[Data extracted from a collection]
━━━━

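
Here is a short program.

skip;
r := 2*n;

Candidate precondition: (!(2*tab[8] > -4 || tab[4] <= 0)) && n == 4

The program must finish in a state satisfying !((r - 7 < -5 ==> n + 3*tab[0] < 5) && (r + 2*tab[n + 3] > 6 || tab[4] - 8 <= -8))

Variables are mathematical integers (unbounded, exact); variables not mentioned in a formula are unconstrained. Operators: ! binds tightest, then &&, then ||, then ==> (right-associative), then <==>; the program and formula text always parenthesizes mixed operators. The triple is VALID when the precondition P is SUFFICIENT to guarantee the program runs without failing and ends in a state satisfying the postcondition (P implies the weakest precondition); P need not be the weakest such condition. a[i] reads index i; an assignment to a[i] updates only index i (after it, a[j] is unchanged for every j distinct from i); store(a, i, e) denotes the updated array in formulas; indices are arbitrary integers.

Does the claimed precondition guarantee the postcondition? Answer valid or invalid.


Working backward. After the program, the postcondition !((r - 7 < -5 ==> n + 3*tab[0] < 5) && (r + 2*tab[n + 3] > 6 || tab[4] - 8 <= -8)) must hold; in canonical form it is !((r < 2 ==> 3*tab[0] + n < 5) && (2*tab[n + 3] + r > 6 || tab[4] <= 0)).
Before r := 2*n: !((2*n < 2 ==> 3*tab[0] + n < 5) && (2*tab[n + 3] + 2*n > 6 || tab[4] <= 0))
Before skip: !((2*n < 2 ==> 3*tab[0] + n < 5) && (2*tab[n + 3] + 2*n > 6 || tab[4] <= 0))
The weakest precondition is !((2*n < 2 ==> 3*tab[0] + n < 5) && (2*tab[n + 3] + 2*n > 6 || tab[4] <= 0)).
Check whether (!(2*tab[8] > -4 || tab[4] <= 0)) && n == 4 implies it.
Countermodel: at the initial state n = 4, tab = {[0] = 0, [4] = 1, [7] = 0, [8] = -2, elsewhere 0}, the precondition holds but the weakest precondition fails.
Answer: invalid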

━━━━

■ Your goal:
Would you please reproduce all of the lines above exactly?

■ Exercise result:
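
Here is a short program.

skip;
r := 2*n;

Candidate precondition: (!(2*tab[8] > -4 || tab[4] <= 0)) && n == 4

The program must finish in a state satisfying !((r - 7 < -5 ==> n + 3*tab[0] < 5) && (r + 2*tab[n + 3] > 6 || tab[4] - 8 <= -8))

Variables are mathematical integers (unbounded, exact); variables not mentioned in a formula are unconstrained. Operators: ! binds tightest, then &&, then ||, then ==> (right-associative), then <==>; the program and formula text always parenthesizes mixed operators. The triple is VALID when the precondition P is SUFFICIENT to guarantee the program runs without failing and ends in a state satisfying the postcondition (P implies the weakest precondition); P need not be the weakest such condition. a[i] reads index i; an assignment to a[i] updates only index i (after it, a[j] is unchanged for every j distinct from i); store(a, i, e) denotes the updated array in formulas; indices are arbitrary integers.

Does the claimed precondition guarantee the postcondition? Answer valid or invalid.


Working backward. After the program, the postcondition !((r - 7 < -5 ==> n + 3*tab[0] < 5) && (r + 2*tab[n + 3] > 6 || tab[4] - 8 <= -8)) must hold; in canonical form it is !((r < 2 ==> 3*tab[0] + n < 5) && (2*tab[n + 3] + r > 6 || tab[4] <= 0)).
Before r := 2*n: !((2*n < 2 ==> 3*tab[0] + n < 5) && (2*tab[n + 3] + 2*n > 6 || tab[4] <= 0))
Before skip: !((2*n < 2 ==> 3*tab[0] + n < 5) && (2*tab[n + 3] + 2*n > 6 || tab[4] <= 0))
The weakest precondition is !((2*n < 2 ==> 3*tab[0] + n < 5) && (2*tab[n + 3] + 2*n > 6 || tab[4] <= 0)).
Check whether (!(2*tab[8] > -4 || tab[4] <= 0)) && n == 4 implies it.
Countermodel: at the initial state n = 4, tab = {[0] = 0, [4] = 1, [7] = 0, [8] = -2, elsewhere 0}, the precondition holds but the weakest precondition fails.
Answer: invalid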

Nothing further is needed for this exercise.